----- Data records -----
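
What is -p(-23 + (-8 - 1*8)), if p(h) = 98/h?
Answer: 98/39 ≈ 2.5128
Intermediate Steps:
-p(-23 + (-8 - 1*8)) = -98/(-23 + (-8 - 1*8)) = -98/(-23 + (-8 - 8)) = -98/(-23 - 16) = -98/(-39) = -98*(-1)/39 = -1*(-98/39) = 98/39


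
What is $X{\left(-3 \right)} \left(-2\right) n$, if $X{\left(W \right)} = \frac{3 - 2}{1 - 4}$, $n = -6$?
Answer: $-4$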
-----
Only a verbatim transcription of the lines from the one containing "Answer: 98/39 ≈ 2.5128" through the last line of the records counts as the answer.

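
Answer: 98/39 ≈ 2.5128
Intermediate Steps:
-p(-23 + (-8 - 1*8)) = -98/(-23 + (-8 - 1*8)) = -98/(-23 + (-8 - 8)) = -98/(-23 - 16) = -98/(-39) = -98*(-1)/39 = -1*(-98/39) = 98/39


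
What is $X{\left(-3 \right)} \left(-2\right) n$, if $X{\left(W \right)} = \frac{3 - 2}{1 - 4}$, $n = -6$?
Answer: $-4$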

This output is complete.